» **PROBLEM REQUIREMENTS**: The records follow. Copy each one exactly.

Collected data:
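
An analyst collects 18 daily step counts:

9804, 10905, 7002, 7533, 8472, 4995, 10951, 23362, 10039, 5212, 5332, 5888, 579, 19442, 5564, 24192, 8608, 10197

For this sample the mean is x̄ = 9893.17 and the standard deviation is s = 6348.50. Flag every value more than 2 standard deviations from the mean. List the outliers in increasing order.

23362, 24192

Cutoffs at x̄ ± 2s: 9893.17 ± 2·6348.50 = [-2803.83, 22590.17].
23362: z = 2.12, |z| > 2 → outlier.
24192: z = 2.25, |z| > 2 → outlier.
Every other value lies within [-2803.83, 22590.17].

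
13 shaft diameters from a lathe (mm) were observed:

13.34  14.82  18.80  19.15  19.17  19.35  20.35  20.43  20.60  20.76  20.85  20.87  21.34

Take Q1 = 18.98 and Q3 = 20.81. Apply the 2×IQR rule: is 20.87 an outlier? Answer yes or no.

IQR = Q3 − Q1 = 20.81 − 18.98 = 1.83.
Lower fence = Q1 − 2·IQR = 18.98 − 3.66 = 15.32.
Upper fence = Q3 + 2·IQR = 20.81 + 3.66 = 24.47.
20.87 lies within [15.32, 24.47].

no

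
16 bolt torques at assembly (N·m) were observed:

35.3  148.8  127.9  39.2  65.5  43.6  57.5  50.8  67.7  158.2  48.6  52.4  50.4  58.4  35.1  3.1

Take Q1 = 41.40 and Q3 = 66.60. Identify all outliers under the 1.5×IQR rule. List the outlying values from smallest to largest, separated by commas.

3.1, 127.9, 148.8, 158.2

IQR = Q3 − Q1 = 66.60 − 41.40 = 25.20.
Lower fence = Q1 − 1.5·IQR = 41.40 − 37.80 = 3.60.
Upper fence = Q3 + 1.5·IQR = 66.60 + 37.80 = 104.40.
3.1 < 3.60 → outlier.
127.9 > 104.40 → outlier.
148.8 > 104.40 → outlier.
158.2 > 104.40 → outlier.
All remaining values lie within [3.60, 104.40].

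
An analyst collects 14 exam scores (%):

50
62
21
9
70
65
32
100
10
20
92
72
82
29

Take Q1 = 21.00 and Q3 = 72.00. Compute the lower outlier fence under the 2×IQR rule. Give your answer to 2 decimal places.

-81.00

IQR = Q3 − Q1 = 72.00 − 21.00 = 51.00.
Lower fence = Q1 − 2·IQR = 21.00 − 102.00 = -81.00.
Upper fence = Q3 + 2·IQR = 72.00 + 102.00 = 174.00.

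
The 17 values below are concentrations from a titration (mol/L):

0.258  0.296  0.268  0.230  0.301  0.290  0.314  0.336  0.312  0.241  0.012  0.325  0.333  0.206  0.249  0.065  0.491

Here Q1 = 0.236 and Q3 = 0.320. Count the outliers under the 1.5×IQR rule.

IQR = 0.084; fences at 0.236 − 0.126 = 0.110 and 0.320 + 0.126 = 0.446.
Outside the cutoffs: 0.012, 0.065, 0.491.

3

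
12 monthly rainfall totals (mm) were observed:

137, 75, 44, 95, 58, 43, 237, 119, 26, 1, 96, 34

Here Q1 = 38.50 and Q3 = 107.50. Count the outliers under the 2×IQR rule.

IQR = 69.00; fences at 38.50 − 138.00 = -99.50 and 107.50 + 138.00 = 245.50.
Every value lies within the cutoffs.

0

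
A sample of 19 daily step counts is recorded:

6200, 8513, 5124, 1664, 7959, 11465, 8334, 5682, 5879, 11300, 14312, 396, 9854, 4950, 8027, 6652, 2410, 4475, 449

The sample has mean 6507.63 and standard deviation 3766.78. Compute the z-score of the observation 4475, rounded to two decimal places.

z = (4475 − 6507.63) / 3766.78 = -0.54.

-0.54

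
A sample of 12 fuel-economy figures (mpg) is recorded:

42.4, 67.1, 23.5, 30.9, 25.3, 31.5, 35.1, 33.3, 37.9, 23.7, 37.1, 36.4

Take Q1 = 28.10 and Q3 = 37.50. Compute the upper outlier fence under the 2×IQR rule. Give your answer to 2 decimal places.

56.30

IQR = Q3 − Q1 = 37.50 − 28.10 = 9.40.
Lower fence = Q1 − 2·IQR = 28.10 − 18.80 = 9.30.
Upper fence = Q3 + 2·IQR = 37.50 + 18.80 = 56.30.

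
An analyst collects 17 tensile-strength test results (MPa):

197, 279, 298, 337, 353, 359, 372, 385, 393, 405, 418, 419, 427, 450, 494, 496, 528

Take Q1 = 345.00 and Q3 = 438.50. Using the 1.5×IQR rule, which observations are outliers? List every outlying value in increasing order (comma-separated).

IQR = Q3 − Q1 = 438.50 − 345.00 = 93.50.
Lower fence = Q1 − 1.5·IQR = 345.00 − 140.25 = 204.75.
Upper fence = Q3 + 1.5·IQR = 438.50 + 140.25 = 578.75.
197 < 204.75 → outlier.
All remaining values lie within [204.75, 578.75].

197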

» **ANSWER BOX**:
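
An analyst collects 18 daily step counts:

9804, 10905, 7002, 7533, 8472, 4995, 10951, 23362, 10039, 5212, 5332, 5888, 579, 19442, 5564, 24192, 8608, 10197

For this sample the mean is x̄ = 9893.17 and the standard deviation is s = 6348.50. Flag every value more than 2 standard deviations from the mean. List the outliers in increasing order.

23362, 24192

Cutoffs at x̄ ± 2s: 9893.17 ± 2·6348.50 = [-2803.83, 22590.17].
23362: z = 2.12, |z| > 2 → outlier.
24192: z = 2.25, |z| > 2 → outlier.
Every other value lies within [-2803.83, 22590.17].

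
13 shaft diameters from a lathe (mm) were observed:

13.34  14.82  18.80  19.15  19.17  19.35  20.35  20.43  20.60  20.76  20.85  20.87  21.34

Take Q1 = 18.98 and Q3 = 20.81. Apply the 2×IQR rule: is 20.87 an outlier? Answer yes or no.

IQR = Q3 − Q1 = 20.81 − 18.98 = 1.83.
Lower fence = Q1 − 2·IQR = 18.98 − 3.66 = 15.32.
Upper fence = Q3 + 2·IQR = 20.81 + 3.66 = 24.47.
20.87 lies within [15.32, 24.47].

no

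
16 bolt torques at assembly (N·m) were observed:

35.3  148.8  127.9  39.2  65.5  43.6  57.5  50.8  67.7  158.2  48.6  52.4  50.4  58.4  35.1  3.1

Take Q1 = 41.40 and Q3 = 66.60. Identify all outliers under the 1.5×IQR rule. List the outlying values from smallest to largest, separated by commas.

3.1, 127.9, 148.8, 158.2

IQR = Q3 − Q1 = 66.60 − 41.40 = 25.20.
Lower fence = Q1 − 1.5·IQR = 41.40 − 37.80 = 3.60.
Upper fence = Q3 + 1.5·IQR = 66.60 + 37.80 = 104.40.
3.1 < 3.60 → outlier.
127.9 > 104.40 → outlier.
148.8 > 104.40 → outlier.
158.2 > 104.40 → outlier.
All remaining values lie within [3.60, 104.40].

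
An analyst collects 14 exam scores (%):

50
62
21
9
70
65
32
100
10
20
92
72
82
29

Take Q1 = 21.00 and Q3 = 72.00. Compute the lower outlier fence under the 2×IQR rule. Give your answer to 2 decimal places.

-81.00

IQR = Q3 − Q1 = 72.00 − 21.00 = 51.00.
Lower fence = Q1 − 2·IQR = 21.00 − 102.00 = -81.00.
Upper fence = Q3 + 2·IQR = 72.00 + 102.00 = 174.00.

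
The 17 values below are concentrations from a titration (mol/L):

0.258  0.296  0.268  0.230  0.301  0.290  0.314  0.336  0.312  0.241  0.012  0.325  0.333  0.206  0.249  0.065  0.491

Here Q1 = 0.236 and Q3 = 0.320. Count the outliers under the 1.5×IQR rule.

IQR = 0.084; fences at 0.236 − 0.126 = 0.110 and 0.320 + 0.126 = 0.446.
Outside the cutoffs: 0.012, 0.065, 0.491.

3

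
12 monthly rainfall totals (mm) were observed:

137, 75, 44, 95, 58, 43, 237, 119, 26, 1, 96, 34

Here Q1 = 38.50 and Q3 = 107.50. Count the outliers under the 2×IQR rule.

IQR = 69.00; fences at 38.50 − 138.00 = -99.50 and 107.50 + 138.00 = 245.50.
Every value lies within the cutoffs.

0

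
A sample of 19 daily step counts is recorded:

6200, 8513, 5124, 1664, 7959, 11465, 8334, 5682, 5879, 11300, 14312, 396, 9854, 4950, 8027, 6652, 2410, 4475, 449

The sample has mean 6507.63 and standard deviation 3766.78. Compute the z-score of the observation 4475, rounded to two decimal places.

z = (4475 − 6507.63) / 3766.78 = -0.54.

-0.54

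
A sample of 12 fuel-economy figures (mpg) is recorded:

42.4, 67.1, 23.5, 30.9, 25.3, 31.5, 35.1, 33.3, 37.9, 23.7, 37.1, 36.4

Take Q1 = 28.10 and Q3 = 37.50. Compute the upper outlier fence under the 2×IQR rule. Give your answer to 2 decimal places.

56.30

IQR = Q3 − Q1 = 37.50 − 28.10 = 9.40.
Lower fence = Q1 − 2·IQR = 28.10 − 18.80 = 9.30.
Upper fence = Q3 + 2·IQR = 37.50 + 18.80 = 56.30.

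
An analyst collects 17 tensile-strength test results (MPa):

197, 279, 298, 337, 353, 359, 372, 385, 393, 405, 418, 419, 427, 450, 494, 496, 528

Take Q1 = 345.00 and Q3 = 438.50. Using the 1.5×IQR rule, which observations are outliers? List every outlying value in increasing order (comma-separated).

IQR = Q3 − Q1 = 438.50 − 345.00 = 93.50.
Lower fence = Q1 − 1.5·IQR = 345.00 − 140.25 = 204.75.
Upper fence = Q3 + 1.5·IQR = 438.50 + 140.25 = 578.75.
197 < 204.75 → outlier.
All remaining values lie within [204.75, 578.75].

197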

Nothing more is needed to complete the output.